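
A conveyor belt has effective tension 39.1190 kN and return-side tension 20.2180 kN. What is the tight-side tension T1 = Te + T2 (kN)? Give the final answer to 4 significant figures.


T1 = Te + T2 = 39.1190 + 20.2180
T1 = 59.34 kN


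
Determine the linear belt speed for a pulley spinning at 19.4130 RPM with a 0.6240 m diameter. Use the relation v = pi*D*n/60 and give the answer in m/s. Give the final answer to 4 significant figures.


v = pi * 0.6240 * 19.4130 / 60
v = 0.6343 m/s


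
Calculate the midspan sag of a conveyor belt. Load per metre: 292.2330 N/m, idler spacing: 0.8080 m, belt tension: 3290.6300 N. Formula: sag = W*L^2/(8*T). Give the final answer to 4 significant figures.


sag = 292.2330 * 0.8080^2 / (8 * 3290.6300)
sag = 0.007247 m


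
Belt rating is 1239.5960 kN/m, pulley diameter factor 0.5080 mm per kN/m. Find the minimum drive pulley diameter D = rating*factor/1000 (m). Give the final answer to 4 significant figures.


D = 1239.5960 * 0.5080 / 1000
D = 0.6297 m


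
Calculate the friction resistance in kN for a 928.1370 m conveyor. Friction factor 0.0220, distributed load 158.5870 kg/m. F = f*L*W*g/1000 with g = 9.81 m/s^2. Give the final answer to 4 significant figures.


F = 0.0220 * 928.1370 * 158.5870 * 9.81 / 1000
F = 31.77 kN


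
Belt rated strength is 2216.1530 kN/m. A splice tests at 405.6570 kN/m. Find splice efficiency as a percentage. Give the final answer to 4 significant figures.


Eff = 405.6570 / 2216.1530 * 100
Eff = 18.30 %


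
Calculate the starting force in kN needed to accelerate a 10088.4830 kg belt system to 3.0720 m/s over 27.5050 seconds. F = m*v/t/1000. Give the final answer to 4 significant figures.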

■ TASK INSTRUCTIONS ■
Repeat the whole listing exactly, keeping every line intact.

■ WORKED SOLUTION ■
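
A conveyor belt has effective tension 39.1190 kN and return-side tension 20.2180 kN. What is the tight-side tension T1 = Te + T2 (kN)? Give the final answer to 4 significant figures.


T1 = Te + T2 = 39.1190 + 20.2180
T1 = 59.34 kN


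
Determine the linear belt speed for a pulley spinning at 19.4130 RPM with a 0.6240 m diameter. Use the relation v = pi*D*n/60 and give the answer in m/s. Give the final answer to 4 significant figures.


v = pi * 0.6240 * 19.4130 / 60
v = 0.6343 m/s


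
Calculate the midspan sag of a conveyor belt. Load per metre: 292.2330 N/m, idler spacing: 0.8080 m, belt tension: 3290.6300 N. Formula: sag = W*L^2/(8*T). Give the final answer to 4 significant figures.


sag = 292.2330 * 0.8080^2 / (8 * 3290.6300)
sag = 0.007247 m


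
Belt rating is 1239.5960 kN/m, pulley diameter factor 0.5080 mm per kN/m. Find the minimum drive pulley diameter D = rating*factor/1000 (m). Give the final answer to 4 significant figures.


D = 1239.5960 * 0.5080 / 1000
D = 0.6297 m


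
Calculate the friction resistance in kN for a 928.1370 m conveyor. Friction factor 0.0220, distributed load 158.5870 kg/m. F = f*L*W*g/1000 with g = 9.81 m/s^2. Give the final answer to 4 significant figures.


F = 0.0220 * 928.1370 * 158.5870 * 9.81 / 1000
F = 31.77 kN


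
Belt rated strength is 2216.1530 kN/m. A splice tests at 405.6570 kN/m. Find splice efficiency as a percentage. Give the final answer to 4 significant figures.


Eff = 405.6570 / 2216.1530 * 100
Eff = 18.30 %


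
Calculate the starting force in kN needed to accelerate a 10088.4830 kg belt system to 3.0720 m/s over 27.5050 seconds. F = m*v/t/1000. Give the final answer to 4 significant figures.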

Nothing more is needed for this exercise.